### What you should do
The answer must be every line below that contains the string "these".

•••••

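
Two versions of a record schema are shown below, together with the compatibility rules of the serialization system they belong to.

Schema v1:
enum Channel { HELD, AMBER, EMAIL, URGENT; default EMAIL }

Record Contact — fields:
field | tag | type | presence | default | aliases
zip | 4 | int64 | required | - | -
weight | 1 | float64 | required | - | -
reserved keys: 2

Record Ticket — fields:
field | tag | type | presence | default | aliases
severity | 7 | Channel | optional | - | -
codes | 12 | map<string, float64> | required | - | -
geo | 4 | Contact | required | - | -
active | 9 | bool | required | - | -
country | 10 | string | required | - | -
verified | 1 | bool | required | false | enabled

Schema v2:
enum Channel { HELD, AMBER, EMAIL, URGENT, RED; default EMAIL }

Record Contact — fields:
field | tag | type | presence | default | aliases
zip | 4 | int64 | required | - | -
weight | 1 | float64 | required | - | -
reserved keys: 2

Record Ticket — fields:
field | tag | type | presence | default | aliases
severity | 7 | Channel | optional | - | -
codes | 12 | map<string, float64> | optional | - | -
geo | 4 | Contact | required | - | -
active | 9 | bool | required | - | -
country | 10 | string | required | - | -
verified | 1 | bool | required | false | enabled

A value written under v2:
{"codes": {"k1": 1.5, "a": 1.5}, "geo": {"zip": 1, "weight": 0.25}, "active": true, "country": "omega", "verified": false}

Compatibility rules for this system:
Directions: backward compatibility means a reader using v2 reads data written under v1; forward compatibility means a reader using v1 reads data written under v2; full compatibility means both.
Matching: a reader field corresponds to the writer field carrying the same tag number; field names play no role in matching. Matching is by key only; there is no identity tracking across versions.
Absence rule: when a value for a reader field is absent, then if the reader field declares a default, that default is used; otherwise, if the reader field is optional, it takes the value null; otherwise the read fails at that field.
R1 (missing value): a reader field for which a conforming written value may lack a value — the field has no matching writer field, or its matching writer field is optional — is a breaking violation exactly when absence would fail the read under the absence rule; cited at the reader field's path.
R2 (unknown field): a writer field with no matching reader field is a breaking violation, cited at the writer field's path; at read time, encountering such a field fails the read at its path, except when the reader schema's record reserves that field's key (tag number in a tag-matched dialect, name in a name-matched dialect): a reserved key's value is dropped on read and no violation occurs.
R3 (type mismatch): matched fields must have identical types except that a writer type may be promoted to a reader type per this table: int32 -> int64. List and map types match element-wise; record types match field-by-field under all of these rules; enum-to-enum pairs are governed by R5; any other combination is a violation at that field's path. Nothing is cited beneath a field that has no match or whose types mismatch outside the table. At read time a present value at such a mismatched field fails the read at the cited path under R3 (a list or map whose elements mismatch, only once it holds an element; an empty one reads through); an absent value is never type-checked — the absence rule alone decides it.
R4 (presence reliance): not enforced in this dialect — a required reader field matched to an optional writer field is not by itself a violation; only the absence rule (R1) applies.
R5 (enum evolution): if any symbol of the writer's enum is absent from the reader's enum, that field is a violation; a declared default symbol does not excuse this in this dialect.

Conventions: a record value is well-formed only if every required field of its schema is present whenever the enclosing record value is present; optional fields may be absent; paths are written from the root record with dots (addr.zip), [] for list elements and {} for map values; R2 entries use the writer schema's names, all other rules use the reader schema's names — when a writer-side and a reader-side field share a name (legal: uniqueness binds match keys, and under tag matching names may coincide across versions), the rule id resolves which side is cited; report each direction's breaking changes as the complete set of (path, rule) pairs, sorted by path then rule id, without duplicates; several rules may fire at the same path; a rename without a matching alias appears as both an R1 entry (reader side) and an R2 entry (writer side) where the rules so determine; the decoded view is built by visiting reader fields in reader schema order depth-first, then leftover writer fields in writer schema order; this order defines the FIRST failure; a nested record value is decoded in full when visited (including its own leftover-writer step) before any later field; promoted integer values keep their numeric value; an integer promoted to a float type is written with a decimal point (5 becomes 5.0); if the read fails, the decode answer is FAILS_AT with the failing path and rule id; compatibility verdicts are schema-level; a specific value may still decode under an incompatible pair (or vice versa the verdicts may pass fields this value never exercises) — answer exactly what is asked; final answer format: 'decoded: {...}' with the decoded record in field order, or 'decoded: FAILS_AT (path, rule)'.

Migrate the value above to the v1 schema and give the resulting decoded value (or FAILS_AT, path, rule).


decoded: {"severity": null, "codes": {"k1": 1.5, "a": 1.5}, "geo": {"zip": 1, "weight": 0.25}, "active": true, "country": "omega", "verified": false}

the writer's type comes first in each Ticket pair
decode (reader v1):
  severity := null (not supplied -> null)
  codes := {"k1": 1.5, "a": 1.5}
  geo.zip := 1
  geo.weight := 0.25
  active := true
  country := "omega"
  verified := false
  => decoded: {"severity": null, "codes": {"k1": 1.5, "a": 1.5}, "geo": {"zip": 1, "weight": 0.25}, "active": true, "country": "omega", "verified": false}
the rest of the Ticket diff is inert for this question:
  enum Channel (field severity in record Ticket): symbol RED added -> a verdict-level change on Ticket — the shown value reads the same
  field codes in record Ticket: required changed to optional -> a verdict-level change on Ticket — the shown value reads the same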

•••••

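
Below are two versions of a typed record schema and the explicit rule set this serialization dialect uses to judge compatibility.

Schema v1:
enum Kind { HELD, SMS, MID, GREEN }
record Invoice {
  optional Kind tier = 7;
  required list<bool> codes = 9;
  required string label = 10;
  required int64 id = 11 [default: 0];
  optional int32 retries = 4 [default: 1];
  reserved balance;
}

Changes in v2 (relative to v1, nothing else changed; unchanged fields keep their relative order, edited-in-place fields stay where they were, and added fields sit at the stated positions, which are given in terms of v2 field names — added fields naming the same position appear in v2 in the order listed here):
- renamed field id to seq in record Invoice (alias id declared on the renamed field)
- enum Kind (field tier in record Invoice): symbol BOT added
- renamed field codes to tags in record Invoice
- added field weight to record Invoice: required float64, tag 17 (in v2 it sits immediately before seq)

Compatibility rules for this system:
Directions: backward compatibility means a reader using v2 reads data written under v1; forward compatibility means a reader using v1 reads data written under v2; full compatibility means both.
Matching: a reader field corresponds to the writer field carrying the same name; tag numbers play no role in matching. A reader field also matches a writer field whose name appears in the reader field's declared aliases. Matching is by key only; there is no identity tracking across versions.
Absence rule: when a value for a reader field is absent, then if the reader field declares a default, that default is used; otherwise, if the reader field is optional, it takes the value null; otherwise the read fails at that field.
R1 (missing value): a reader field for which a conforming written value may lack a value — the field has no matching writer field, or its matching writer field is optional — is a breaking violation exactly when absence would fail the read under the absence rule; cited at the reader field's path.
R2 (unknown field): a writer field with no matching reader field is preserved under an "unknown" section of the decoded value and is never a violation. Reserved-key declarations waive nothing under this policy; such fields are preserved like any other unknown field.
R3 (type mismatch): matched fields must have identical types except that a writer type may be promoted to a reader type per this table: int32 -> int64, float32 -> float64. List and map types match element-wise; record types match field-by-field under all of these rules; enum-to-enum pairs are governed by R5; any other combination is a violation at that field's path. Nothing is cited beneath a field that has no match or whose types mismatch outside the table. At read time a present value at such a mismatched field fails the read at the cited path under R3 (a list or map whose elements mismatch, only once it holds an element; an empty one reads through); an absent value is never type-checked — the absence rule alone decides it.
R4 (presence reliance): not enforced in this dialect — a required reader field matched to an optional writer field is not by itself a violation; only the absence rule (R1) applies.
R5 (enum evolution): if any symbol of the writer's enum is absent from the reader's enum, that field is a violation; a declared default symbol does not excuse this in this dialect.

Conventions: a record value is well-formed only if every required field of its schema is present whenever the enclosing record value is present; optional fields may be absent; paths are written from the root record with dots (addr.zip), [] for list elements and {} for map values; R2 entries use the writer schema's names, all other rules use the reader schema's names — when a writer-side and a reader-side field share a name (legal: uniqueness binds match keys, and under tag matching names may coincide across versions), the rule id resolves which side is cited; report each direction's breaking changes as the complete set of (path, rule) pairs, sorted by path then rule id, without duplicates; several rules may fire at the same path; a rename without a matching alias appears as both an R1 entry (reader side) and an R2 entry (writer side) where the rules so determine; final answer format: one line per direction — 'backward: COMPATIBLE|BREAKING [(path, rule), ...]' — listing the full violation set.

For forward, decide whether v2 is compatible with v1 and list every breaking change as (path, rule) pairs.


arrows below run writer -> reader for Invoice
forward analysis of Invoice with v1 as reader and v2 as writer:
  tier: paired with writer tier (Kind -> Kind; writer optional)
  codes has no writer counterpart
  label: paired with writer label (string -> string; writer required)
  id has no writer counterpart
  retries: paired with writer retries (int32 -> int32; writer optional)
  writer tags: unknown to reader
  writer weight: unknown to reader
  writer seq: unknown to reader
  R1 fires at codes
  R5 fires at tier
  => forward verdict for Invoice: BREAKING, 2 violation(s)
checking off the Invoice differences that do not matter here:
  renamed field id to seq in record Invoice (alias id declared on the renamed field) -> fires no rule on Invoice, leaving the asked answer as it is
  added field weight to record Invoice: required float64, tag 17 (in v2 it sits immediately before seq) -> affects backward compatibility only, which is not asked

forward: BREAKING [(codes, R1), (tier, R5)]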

•••••

### Written response
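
R3 (type mismatch): matched fields must have identical types except that a writer type may be promoted to a reader type per this table: int32 -> int64. List and map types match element-wise; record types match field-by-field under all of these rules; enum-to-enum pairs are governed by R5; any other combination is a violation at that field's path. Nothing is cited beneath a field that has no match or whose types mismatch outside the table. At read time a present value at such a mismatched field fails the read at the cited path under R3 (a list or map whose elements mismatch, only once it holds an element; an empty one reads through); an absent value is never type-checked — the absence rule alone decides it.
R3 (type mismatch): matched fields must have identical types except that a writer type may be promoted to a reader type per this table: int32 -> int64, float32 -> float64. List and map types match element-wise; record types match field-by-field under all of these rules; enum-to-enum pairs are governed by R5; any other combination is a violation at that field's path. Nothing is cited beneath a field that has no match or whose types mismatch outside the table. At read time a present value at such a mismatched field fails the read at the cited path under R3 (a list or map whose elements mismatch, only once it holds an element; an empty one reads through); an absent value is never type-checked — the absence rule alone decides it.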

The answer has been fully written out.